Collected data
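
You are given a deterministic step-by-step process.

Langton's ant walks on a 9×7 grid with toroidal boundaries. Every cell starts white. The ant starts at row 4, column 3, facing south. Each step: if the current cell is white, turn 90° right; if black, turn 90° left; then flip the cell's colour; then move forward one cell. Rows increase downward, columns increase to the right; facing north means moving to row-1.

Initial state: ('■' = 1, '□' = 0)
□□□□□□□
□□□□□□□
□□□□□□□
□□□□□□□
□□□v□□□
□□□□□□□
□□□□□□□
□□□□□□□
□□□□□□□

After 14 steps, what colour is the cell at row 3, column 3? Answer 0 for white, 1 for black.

1

k=0  □□□□□□□
□□□□□□□
□□□□□□□
□□□□□□□
□□□v□□□
□□□□□□□
□□□□□□□
□□□□□□□
□□□□□□□
k=1  □□□□□□□
□□□□□□□
□□□□□□□
□□□□□□□
□□<■□□□
□□□□□□□
□□□□□□□
□□□□□□□
□□□□□□□
k=2  □□□□□□□
□□□□□□□
□□□□□□□
□□^□□□□
□□■■□□□
□□□□□□□
□□□□□□□
□□□□□□□
□□□□□□□
k=3  □□□□□□□
□□□□□□□
□□□□□□□
□□■>□□□
□□■■□□□
□□□□□□□
□□□□□□□
□□□□□□□
□□□□□□□
k=4  □□□□□□□
□□□□□□□
□□□□□□□
□□■■□□□
□□■v□□□
□□□□□□□
□□□□□□□
□□□□□□□
□□□□□□□
k=5  □□□□□□□
□□□□□□□
□□□□□□□
□□■■□□□
□□■□>□□
□□□□□□□
□□□□□□□
□□□□□□□
□□□□□□□
k=6  □□□□□□□
□□□□□□□
□□□□□□□
□□■■□□□
□□■□■□□
□□□□v□□
□□□□□□□
□□□□□□□
□□□□□□□
k=7  □□□□□□□
□□□□□□□
□□□□□□□
□□■■□□□
□□■□■□□
□□□<■□□
□□□□□□□
□□□□□□□
□□□□□□□
k=8  □□□□□□□
□□□□□□□
□□□□□□□
□□■■□□□
□□■^■□□
□□□■■□□
□□□□□□□
□□□□□□□
□□□□□□□
k=9  □□□□□□□
□□□□□□□
□□□□□□□
□□■■□□□
□□■■>□□
□□□■■□□
□□□□□□□
□□□□□□□
□□□□□□□
k=10  □□□□□□□
□□□□□□□
□□□□□□□
□□■■^□□
□□■■□□□
□□□■■□□
□□□□□□□
□□□□□□□
□□□□□□□
k=11  □□□□□□□
□□□□□□□
□□□□□□□
□□■■■>□
□□■■□□□
□□□■■□□
□□□□□□□
□□□□□□□
□□□□□□□
k=12  □□□□□□□
□□□□□□□
□□□□□□□
□□■■■■□
□□■■□v□
□□□■■□□
□□□□□□□
□□□□□□□
□□□□□□□
k=13  □□□□□□□
□□□□□□□
□□□□□□□
□□■■■■□
□□■■<■□
□□□■■□□
□□□□□□□
□□□□□□□
□□□□□□□
k=14  □□□□□□□
□□□□□□□
□□□□□□□
□□■■^■□
□□■■■■□
□□□■■□□
□□□□□□□
□□□□□□□
□□□□□□□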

▸ **TO DO**: The line containing "Langton's ant walks" marks the start; retype it and each line after it through the end of the records above, exactly.

▸ **RESULT OF THE TASK**:
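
Langton's ant walks on a 9×7 grid with toroidal boundaries. Every cell starts white. The ant starts at row 4, column 3, facing south. Each step: if the current cell is white, turn 90° right; if black, turn 90° left; then flip the cell's colour; then move forward one cell. Rows increase downward, columns increase to the right; facing north means moving to row-1.

Initial state: ('■' = 1, '□' = 0)
□□□□□□□
□□□□□□□
□□□□□□□
□□□□□□□
□□□v□□□
□□□□□□□
□□□□□□□
□□□□□□□
□□□□□□□

After 14 steps, what colour is the cell at row 3, column 3? Answer 0 for white, 1 for black.

1

k=0  □□□□□□□
□□□□□□□
□□□□□□□
□□□□□□□
□□□v□□□
□□□□□□□
□□□□□□□
□□□□□□□
□□□□□□□
k=1  □□□□□□□
□□□□□□□
□□□□□□□
□□□□□□□
□□<■□□□
□□□□□□□
□□□□□□□
□□□□□□□
□□□□□□□
k=2  □□□□□□□
□□□□□□□
□□□□□□□
□□^□□□□
□□■■□□□
□□□□□□□
□□□□□□□
□□□□□□□
□□□□□□□
k=3  □□□□□□□
□□□□□□□
□□□□□□□
□□■>□□□
□□■■□□□
□□□□□□□
□□□□□□□
□□□□□□□
□□□□□□□
k=4  □□□□□□□
□□□□□□□
□□□□□□□
□□■■□□□
□□■v□□□
□□□□□□□
□□□□□□□
□□□□□□□
□□□□□□□
k=5  □□□□□□□
□□□□□□□
□□□□□□□
□□■■□□□
□□■□>□□
□□□□□□□
□□□□□□□
□□□□□□□
□□□□□□□
k=6  □□□□□□□
□□□□□□□
□□□□□□□
□□■■□□□
□□■□■□□
□□□□v□□
□□□□□□□
□□□□□□□
□□□□□□□
k=7  □□□□□□□
□□□□□□□
□□□□□□□
□□■■□□□
□□■□■□□
□□□<■□□
□□□□□□□
□□□□□□□
□□□□□□□
k=8  □□□□□□□
□□□□□□□
□□□□□□□
□□■■□□□
□□■^■□□
□□□■■□□
□□□□□□□
□□□□□□□
□□□□□□□
k=9  □□□□□□□
□□□□□□□
□□□□□□□
□□■■□□□
□□■■>□□
□□□■■□□
□□□□□□□
□□□□□□□
□□□□□□□
k=10  □□□□□□□
□□□□□□□
□□□□□□□
□□■■^□□
□□■■□□□
□□□■■□□
□□□□□□□
□□□□□□□
□□□□□□□
k=11  □□□□□□□
□□□□□□□
□□□□□□□
□□■■■>□
□□■■□□□
□□□■■□□
□□□□□□□
□□□□□□□
□□□□□□□
k=12  □□□□□□□
□□□□□□□
□□□□□□□
□□■■■■□
□□■■□v□
□□□■■□□
□□□□□□□
□□□□□□□
□□□□□□□
k=13  □□□□□□□
□□□□□□□
□□□□□□□
□□■■■■□
□□■■<■□
□□□■■□□
□□□□□□□
□□□□□□□
□□□□□□□
k=14  □□□□□□□
□□□□□□□
□□□□□□□
□□■■^■□
□□■■■■□
□□□■■□□
□□□□□□□
□□□□□□□
□□□□□□□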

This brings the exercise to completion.